DATA FOR ANALYSIS:

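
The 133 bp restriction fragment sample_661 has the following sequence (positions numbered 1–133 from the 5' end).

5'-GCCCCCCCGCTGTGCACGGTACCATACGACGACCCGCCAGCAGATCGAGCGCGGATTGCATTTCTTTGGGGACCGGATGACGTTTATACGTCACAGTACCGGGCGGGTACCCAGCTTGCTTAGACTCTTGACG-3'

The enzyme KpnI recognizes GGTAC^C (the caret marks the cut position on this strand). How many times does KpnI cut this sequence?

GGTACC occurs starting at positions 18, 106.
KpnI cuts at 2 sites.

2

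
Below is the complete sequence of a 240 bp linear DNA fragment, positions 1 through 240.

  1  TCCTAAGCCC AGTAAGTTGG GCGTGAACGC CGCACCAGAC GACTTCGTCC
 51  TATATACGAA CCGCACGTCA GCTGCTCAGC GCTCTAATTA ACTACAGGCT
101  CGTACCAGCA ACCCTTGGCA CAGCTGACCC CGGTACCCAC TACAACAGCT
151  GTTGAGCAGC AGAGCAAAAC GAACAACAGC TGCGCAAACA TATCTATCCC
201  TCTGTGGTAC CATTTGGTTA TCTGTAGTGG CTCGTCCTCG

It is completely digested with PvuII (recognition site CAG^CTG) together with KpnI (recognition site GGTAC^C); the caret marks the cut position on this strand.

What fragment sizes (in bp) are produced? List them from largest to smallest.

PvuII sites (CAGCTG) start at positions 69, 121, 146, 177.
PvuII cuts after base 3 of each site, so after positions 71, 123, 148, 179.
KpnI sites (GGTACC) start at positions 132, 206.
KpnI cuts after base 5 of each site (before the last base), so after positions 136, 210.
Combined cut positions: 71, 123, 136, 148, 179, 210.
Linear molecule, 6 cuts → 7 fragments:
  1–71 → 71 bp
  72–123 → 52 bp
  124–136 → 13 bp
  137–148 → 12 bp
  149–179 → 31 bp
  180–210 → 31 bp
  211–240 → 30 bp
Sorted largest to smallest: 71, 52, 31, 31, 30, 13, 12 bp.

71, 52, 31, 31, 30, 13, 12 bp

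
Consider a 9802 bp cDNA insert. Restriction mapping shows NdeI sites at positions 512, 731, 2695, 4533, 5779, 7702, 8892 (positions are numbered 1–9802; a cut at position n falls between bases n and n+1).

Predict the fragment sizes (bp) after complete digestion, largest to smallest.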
--
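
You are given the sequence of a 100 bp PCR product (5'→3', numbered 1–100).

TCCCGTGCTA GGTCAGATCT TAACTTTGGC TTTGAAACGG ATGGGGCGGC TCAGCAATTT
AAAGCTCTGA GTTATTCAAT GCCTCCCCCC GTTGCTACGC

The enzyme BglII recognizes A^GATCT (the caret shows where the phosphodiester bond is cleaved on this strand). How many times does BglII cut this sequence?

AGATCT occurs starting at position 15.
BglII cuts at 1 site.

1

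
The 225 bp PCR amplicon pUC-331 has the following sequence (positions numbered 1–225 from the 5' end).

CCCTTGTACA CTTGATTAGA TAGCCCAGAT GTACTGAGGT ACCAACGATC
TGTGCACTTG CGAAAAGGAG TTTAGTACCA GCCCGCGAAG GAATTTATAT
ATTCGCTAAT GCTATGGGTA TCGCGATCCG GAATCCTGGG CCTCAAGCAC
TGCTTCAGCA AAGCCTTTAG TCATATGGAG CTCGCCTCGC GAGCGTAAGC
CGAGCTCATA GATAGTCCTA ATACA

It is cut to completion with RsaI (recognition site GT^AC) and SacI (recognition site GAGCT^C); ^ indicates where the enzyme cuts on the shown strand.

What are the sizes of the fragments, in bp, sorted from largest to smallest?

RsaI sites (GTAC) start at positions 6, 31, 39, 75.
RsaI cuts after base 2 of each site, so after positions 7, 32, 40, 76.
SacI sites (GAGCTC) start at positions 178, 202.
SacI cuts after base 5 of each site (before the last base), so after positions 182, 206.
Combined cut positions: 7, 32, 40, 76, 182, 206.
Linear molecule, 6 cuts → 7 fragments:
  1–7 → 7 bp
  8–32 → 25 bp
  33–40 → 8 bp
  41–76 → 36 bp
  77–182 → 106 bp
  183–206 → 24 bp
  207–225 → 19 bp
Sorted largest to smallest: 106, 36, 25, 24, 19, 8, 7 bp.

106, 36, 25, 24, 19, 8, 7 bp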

YOUR ASSIGNMENT:
If a line in the data above contains "with", return that line.

REPLY TO THE EXERCISE:
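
It is completely digested with PvuII (recognition site CAG^CTG) together with KpnI (recognition site GGTAC^C); the caret marks the cut position on this strand.
It is cut to completion with RsaI (recognition site GT^AC) and SacI (recognition site GAGCT^C); ^ indicates where the enzyme cuts on the shown strand.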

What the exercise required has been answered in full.